Only the line containing "- allowances claimed: 4" and the lines after it, through the end of the data below, are to be returned, each exactly as it stands.
━━ DATASET ENTRIES ━━
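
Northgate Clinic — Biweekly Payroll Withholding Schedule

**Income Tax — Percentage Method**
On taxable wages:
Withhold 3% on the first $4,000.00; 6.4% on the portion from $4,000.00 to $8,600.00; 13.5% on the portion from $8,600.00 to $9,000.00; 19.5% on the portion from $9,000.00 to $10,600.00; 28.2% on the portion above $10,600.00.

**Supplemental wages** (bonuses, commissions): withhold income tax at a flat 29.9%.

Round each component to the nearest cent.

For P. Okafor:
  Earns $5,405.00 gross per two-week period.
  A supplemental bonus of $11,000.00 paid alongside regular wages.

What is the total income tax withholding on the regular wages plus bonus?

Income Tax: taxable = $5,405.00
  $120.00 + 6.4% × ($5,405.00 − $4,000.00) = $120.00 + 6.4% × $1,405.00 = $209.92
Supplemental (29.9% flat on bonus): 29.9% × $11,000.00 = $3,289.00
Total income tax: $209.92 + $3,289.00 = $3,498.92

$3,498.92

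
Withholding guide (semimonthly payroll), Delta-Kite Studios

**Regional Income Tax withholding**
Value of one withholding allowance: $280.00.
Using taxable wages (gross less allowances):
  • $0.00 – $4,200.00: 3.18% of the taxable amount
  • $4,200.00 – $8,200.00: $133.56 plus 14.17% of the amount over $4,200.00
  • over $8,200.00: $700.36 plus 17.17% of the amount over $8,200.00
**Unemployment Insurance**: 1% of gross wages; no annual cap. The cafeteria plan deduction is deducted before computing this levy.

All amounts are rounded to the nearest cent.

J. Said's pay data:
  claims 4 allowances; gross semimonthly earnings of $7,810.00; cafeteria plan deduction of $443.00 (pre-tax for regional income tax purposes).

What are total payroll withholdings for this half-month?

Regional Income Tax: taxable = $7,810.00 − $443.00 − 4×$280.00 = $6,247.00
  $133.56 + 14.17% × ($6,247.00 − $4,200.00) = $133.56 + 14.17% × $2,047.00 = $423.62
Unemployment Insurance: 1% × $7,367.00 = $73.67
Total: $423.62 + $73.67 = $497.29

$497.29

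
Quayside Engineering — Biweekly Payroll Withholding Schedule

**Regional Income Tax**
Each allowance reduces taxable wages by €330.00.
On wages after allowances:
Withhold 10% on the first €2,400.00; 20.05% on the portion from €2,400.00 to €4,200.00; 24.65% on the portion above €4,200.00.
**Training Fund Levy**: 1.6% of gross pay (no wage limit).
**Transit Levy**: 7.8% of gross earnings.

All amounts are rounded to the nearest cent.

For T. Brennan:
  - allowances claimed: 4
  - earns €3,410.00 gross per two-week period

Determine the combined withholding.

Regional Income Tax: taxable = €3,410.00 − 4×€330.00 = €2,090.00
  10% × €2,090.00 = €209.00
Training Fund Levy: 1.6% × €3,410.00 = €54.56
Transit Levy: 7.8% × €3,410.00 = €265.98
Total: €209.00 + €54.56 + €265.98 = €529.54

€529.54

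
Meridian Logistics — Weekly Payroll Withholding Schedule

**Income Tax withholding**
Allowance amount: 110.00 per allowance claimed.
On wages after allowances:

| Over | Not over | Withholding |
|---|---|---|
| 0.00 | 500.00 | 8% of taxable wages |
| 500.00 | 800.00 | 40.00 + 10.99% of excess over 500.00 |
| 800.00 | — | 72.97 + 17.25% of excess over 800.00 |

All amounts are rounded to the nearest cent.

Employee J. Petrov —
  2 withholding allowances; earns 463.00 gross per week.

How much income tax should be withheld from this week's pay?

Income Tax: taxable = 463.00 − 2×110.00 = 243.00
  8% × 243.00 = 19.44

19.44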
━━━
■ ANSWER SPACE:
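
  - allowances claimed: 4
  - earns €3,410.00 gross per two-week period

Determine the combined withholding.

Regional Income Tax: taxable = €3,410.00 − 4×€330.00 = €2,090.00
  10% × €2,090.00 = €209.00
Training Fund Levy: 1.6% × €3,410.00 = €54.56
Transit Levy: 7.8% × €3,410.00 = €265.98
Total: €209.00 + €54.56 + €265.98 = €529.54

€529.54

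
Meridian Logistics — Weekly Payroll Withholding Schedule

**Income Tax withholding**
Allowance amount: 110.00 per allowance claimed.
On wages after allowances:

| Over | Not over | Withholding |
|---|---|---|
| 0.00 | 500.00 | 8% of taxable wages |
| 500.00 | 800.00 | 40.00 + 10.99% of excess over 500.00 |
| 800.00 | — | 72.97 + 17.25% of excess over 800.00 |

All amounts are rounded to the nearest cent.

Employee J. Petrov —
  2 withholding allowances; earns 463.00 gross per week.

How much income tax should be withheld from this week's pay?

Income Tax: taxable = 463.00 − 2×110.00 = 243.00
  8% × 243.00 = 19.44

19.44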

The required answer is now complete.